Task prompt - Below are some entries; state how many of their lines include the word "primitive" and give no more than that number.
====== Extracted material
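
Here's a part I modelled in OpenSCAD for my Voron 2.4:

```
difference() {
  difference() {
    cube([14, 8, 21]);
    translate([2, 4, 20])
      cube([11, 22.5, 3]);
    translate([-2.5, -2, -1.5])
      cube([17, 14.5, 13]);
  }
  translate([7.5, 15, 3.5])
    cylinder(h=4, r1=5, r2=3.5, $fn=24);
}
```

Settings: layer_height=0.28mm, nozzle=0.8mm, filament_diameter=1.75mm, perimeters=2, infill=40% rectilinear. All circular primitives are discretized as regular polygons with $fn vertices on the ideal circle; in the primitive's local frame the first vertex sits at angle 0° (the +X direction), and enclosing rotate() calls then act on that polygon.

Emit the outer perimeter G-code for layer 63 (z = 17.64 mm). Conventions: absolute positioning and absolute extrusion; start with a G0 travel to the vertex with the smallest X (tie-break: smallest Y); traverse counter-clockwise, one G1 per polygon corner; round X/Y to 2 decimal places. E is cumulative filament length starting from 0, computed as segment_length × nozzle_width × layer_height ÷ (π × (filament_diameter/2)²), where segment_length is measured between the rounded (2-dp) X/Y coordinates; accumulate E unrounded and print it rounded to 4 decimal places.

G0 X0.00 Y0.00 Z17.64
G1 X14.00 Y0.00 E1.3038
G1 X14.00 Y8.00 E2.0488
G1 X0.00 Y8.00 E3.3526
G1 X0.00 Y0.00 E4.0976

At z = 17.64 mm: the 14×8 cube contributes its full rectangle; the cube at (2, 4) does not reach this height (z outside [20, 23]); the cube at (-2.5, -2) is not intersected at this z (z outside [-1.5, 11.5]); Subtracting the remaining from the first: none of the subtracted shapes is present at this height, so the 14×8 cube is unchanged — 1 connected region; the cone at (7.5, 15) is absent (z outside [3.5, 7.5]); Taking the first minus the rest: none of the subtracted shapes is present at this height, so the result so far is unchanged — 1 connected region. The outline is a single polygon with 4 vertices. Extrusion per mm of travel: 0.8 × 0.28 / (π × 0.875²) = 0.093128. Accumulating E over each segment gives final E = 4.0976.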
============
====== Extracted material
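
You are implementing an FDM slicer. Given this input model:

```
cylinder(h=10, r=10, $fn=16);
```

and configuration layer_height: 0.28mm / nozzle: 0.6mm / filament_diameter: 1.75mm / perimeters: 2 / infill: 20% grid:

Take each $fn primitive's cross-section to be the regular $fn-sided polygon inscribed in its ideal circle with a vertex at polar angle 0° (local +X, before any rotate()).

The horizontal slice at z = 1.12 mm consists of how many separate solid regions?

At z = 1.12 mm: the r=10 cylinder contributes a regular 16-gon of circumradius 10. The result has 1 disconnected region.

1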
============
====== Extracted material
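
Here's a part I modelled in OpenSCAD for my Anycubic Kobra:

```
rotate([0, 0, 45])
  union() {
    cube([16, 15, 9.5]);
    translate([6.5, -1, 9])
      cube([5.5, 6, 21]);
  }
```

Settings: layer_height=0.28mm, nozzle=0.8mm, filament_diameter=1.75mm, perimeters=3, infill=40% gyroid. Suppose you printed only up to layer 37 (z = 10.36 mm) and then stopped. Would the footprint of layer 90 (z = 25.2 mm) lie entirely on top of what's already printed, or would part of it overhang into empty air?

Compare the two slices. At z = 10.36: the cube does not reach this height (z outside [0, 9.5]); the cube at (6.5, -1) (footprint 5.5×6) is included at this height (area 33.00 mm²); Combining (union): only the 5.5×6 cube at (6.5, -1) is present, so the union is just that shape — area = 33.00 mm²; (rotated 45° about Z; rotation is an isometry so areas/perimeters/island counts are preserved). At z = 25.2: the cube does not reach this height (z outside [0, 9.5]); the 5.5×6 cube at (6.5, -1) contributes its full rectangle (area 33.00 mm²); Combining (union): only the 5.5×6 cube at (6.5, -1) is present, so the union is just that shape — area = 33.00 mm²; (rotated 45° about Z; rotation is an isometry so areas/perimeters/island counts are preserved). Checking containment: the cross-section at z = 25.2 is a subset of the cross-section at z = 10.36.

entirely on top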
============
Answer space - 2